Check every line of the entries for "with", and copy the lines that hold it.

··· DATA SECTION

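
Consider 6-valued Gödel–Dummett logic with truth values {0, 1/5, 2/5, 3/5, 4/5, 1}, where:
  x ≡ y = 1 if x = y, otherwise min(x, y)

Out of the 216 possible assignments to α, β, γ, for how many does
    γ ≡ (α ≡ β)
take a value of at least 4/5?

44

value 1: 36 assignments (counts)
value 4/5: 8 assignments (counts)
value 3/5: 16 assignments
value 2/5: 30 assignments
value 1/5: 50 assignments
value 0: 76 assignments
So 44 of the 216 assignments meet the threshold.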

······
··· DATA SECTION

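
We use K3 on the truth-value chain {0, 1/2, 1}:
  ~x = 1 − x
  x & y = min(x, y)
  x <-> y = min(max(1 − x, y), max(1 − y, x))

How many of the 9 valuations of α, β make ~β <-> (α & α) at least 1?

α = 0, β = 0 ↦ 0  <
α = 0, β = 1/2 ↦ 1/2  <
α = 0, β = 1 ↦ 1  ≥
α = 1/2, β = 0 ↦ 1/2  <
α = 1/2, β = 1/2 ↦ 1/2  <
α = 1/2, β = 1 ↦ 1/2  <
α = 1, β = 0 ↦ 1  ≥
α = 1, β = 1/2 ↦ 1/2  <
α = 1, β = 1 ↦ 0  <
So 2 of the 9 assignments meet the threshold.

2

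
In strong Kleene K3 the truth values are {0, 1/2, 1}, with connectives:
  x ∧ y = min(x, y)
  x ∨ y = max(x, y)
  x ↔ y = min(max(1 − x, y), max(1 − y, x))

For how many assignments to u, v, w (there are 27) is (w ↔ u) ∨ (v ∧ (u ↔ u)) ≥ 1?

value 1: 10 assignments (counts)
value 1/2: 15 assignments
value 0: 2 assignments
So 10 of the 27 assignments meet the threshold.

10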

······
··· DATA SECTION

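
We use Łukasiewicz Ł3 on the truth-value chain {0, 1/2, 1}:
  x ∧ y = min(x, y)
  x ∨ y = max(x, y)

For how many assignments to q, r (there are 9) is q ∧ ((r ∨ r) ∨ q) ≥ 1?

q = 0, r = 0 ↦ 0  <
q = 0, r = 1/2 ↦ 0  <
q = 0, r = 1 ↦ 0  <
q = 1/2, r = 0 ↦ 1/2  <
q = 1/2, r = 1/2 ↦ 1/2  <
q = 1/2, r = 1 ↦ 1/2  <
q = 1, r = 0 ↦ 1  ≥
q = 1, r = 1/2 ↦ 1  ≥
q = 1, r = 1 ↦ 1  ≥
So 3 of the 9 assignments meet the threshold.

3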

······

**ANSWER SECTION**
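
Consider 6-valued Gödel–Dummett logic with truth values {0, 1/5, 2/5, 3/5, 4/5, 1}, where:
In strong Kleene K3 the truth values are {0, 1/2, 1}, with connectives: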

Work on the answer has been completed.